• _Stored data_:
━━━━━━━━
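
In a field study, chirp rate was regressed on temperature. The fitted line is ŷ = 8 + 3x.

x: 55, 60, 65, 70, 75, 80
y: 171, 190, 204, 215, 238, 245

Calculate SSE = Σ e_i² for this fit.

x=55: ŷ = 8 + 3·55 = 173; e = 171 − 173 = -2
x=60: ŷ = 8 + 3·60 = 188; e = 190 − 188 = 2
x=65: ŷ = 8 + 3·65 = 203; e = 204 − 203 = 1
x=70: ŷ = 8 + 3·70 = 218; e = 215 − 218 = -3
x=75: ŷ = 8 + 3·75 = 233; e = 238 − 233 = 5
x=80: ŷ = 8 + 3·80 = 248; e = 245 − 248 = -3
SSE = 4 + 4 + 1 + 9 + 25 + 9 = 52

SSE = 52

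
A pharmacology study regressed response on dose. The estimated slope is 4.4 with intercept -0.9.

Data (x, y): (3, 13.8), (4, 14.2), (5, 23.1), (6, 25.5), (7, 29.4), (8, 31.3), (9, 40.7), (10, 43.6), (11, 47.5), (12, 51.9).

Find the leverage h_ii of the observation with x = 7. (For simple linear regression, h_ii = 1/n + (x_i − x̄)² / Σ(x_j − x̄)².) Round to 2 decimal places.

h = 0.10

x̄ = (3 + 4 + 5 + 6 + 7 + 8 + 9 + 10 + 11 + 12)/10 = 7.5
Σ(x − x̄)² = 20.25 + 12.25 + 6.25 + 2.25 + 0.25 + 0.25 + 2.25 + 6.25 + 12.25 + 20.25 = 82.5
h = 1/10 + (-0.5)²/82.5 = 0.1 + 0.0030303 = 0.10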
━━━━━━━━
Would you retype the lines of the data above, from the one holding "y: 171, 190, 204, 215, 238, 245" through its final line, exactly and without adding any other line?

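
y: 171, 190, 204, 215, 238, 245

Calculate SSE = Σ e_i² for this fit.

x=55: ŷ = 8 + 3·55 = 173; e = 171 − 173 = -2
x=60: ŷ = 8 + 3·60 = 188; e = 190 − 188 = 2
x=65: ŷ = 8 + 3·65 = 203; e = 204 − 203 = 1
x=70: ŷ = 8 + 3·70 = 218; e = 215 − 218 = -3
x=75: ŷ = 8 + 3·75 = 233; e = 238 − 233 = 5
x=80: ŷ = 8 + 3·80 = 248; e = 245 − 248 = -3
SSE = 4 + 4 + 1 + 9 + 25 + 9 = 52

SSE = 52

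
A pharmacology study regressed response on dose. The estimated slope is 4.4 with intercept -0.9.

Data (x, y): (3, 13.8), (4, 14.2), (5, 23.1), (6, 25.5), (7, 29.4), (8, 31.3), (9, 40.7), (10, 43.6), (11, 47.5), (12, 51.9).

Find the leverage h_ii of the observation with x = 7. (For simple linear regression, h_ii = 1/n + (x_i − x̄)² / Σ(x_j − x̄)².) Round to 2 decimal places.

h = 0.10

x̄ = (3 + 4 + 5 + 6 + 7 + 8 + 9 + 10 + 11 + 12)/10 = 7.5
Σ(x − x̄)² = 20.25 + 12.25 + 6.25 + 2.25 + 0.25 + 0.25 + 2.25 + 6.25 + 12.25 + 20.25 = 82.5
h = 1/10 + (-0.5)²/82.5 = 0.1 + 0.0030303 = 0.10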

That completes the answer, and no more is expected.